__WORK REQUEST__
Each record should be written out exactly as it stands.

__TASK MATERIAL__
* * * * * * * * *
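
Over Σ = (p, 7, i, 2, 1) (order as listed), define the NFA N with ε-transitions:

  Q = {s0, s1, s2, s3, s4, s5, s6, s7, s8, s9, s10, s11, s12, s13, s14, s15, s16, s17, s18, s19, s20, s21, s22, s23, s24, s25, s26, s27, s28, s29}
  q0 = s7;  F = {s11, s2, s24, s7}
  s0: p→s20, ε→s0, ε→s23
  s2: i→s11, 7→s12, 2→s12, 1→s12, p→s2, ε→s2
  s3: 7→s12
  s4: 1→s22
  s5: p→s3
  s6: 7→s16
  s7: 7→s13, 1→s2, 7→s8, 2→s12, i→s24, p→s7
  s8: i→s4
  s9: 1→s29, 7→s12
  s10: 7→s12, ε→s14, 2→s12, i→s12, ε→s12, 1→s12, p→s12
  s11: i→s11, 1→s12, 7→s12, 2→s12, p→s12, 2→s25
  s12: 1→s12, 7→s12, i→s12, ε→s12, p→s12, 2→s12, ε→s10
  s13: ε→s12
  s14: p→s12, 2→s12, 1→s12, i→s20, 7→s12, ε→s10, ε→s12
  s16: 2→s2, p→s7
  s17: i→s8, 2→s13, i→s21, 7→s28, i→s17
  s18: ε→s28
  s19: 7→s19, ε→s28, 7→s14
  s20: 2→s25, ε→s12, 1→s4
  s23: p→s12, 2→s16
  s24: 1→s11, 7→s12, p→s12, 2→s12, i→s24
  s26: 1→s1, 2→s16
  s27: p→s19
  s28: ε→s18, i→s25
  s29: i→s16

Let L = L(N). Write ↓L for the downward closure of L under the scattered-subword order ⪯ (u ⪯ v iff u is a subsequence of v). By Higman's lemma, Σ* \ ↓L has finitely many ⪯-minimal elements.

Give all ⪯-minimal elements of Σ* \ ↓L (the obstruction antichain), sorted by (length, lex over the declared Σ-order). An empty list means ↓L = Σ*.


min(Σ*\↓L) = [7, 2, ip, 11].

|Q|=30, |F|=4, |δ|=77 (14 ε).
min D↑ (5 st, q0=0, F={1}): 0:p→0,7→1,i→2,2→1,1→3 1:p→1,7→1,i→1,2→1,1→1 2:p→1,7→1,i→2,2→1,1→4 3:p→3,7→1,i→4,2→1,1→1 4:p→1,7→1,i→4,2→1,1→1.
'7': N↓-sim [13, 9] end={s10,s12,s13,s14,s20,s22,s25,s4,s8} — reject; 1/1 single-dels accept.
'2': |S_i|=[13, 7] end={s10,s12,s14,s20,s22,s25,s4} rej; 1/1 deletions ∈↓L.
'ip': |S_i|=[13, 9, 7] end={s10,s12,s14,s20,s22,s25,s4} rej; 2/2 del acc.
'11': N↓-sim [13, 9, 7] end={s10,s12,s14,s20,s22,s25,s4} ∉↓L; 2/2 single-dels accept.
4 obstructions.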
* * * * * * * * *
__SOLUTION__
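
Over Σ = (p, 7, i, 2, 1) (order as listed), define the NFA N with ε-transitions:

  Q = {s0, s1, s2, s3, s4, s5, s6, s7, s8, s9, s10, s11, s12, s13, s14, s15, s16, s17, s18, s19, s20, s21, s22, s23, s24, s25, s26, s27, s28, s29}
  q0 = s7;  F = {s11, s2, s24, s7}
  s0: p→s20, ε→s0, ε→s23
  s2: i→s11, 7→s12, 2→s12, 1→s12, p→s2, ε→s2
  s3: 7→s12
  s4: 1→s22
  s5: p→s3
  s6: 7→s16
  s7: 7→s13, 1→s2, 7→s8, 2→s12, i→s24, p→s7
  s8: i→s4
  s9: 1→s29, 7→s12
  s10: 7→s12, ε→s14, 2→s12, i→s12, ε→s12, 1→s12, p→s12
  s11: i→s11, 1→s12, 7→s12, 2→s12, p→s12, 2→s25
  s12: 1→s12, 7→s12, i→s12, ε→s12, p→s12, 2→s12, ε→s10
  s13: ε→s12
  s14: p→s12, 2→s12, 1→s12, i→s20, 7→s12, ε→s10, ε→s12
  s16: 2→s2, p→s7
  s17: i→s8, 2→s13, i→s21, 7→s28, i→s17
  s18: ε→s28
  s19: 7→s19, ε→s28, 7→s14
  s20: 2→s25, ε→s12, 1→s4
  s23: p→s12, 2→s16
  s24: 1→s11, 7→s12, p→s12, 2→s12, i→s24
  s26: 1→s1, 2→s16
  s27: p→s19
  s28: ε→s18, i→s25
  s29: i→s16

Let L = L(N). Write ↓L for the downward closure of L under the scattered-subword order ⪯ (u ⪯ v iff u is a subsequence of v). By Higman's lemma, Σ* \ ↓L has finitely many ⪯-minimal elements.

Give all ⪯-minimal elements of Σ* \ ↓L (the obstruction antichain), sorted by (length, lex over the declared Σ-order). An empty list means ↓L = Σ*.


min(Σ*\↓L) = [7, 2, ip, 11].

|Q|=30, |F|=4, |δ|=77 (14 ε).
min D↑ (5 st, q0=0, F={1}): 0:p→0,7→1,i→2,2→1,1→3 1:p→1,7→1,i→1,2→1,1→1 2:p→1,7→1,i→2,2→1,1→4 3:p→3,7→1,i→4,2→1,1→1 4:p→1,7→1,i→4,2→1,1→1.
'7': N↓-sim [13, 9] end={s10,s12,s13,s14,s20,s22,s25,s4,s8} — reject; 1/1 single-dels accept.
'2': |S_i|=[13, 7] end={s10,s12,s14,s20,s22,s25,s4} rej; 1/1 deletions ∈↓L.
'ip': |S_i|=[13, 9, 7] end={s10,s12,s14,s20,s22,s25,s4} rej; 2/2 del acc.
'11': N↓-sim [13, 9, 7] end={s10,s12,s14,s20,s22,s25,s4} ∉↓L; 2/2 single-dels accept.
4 obstructions.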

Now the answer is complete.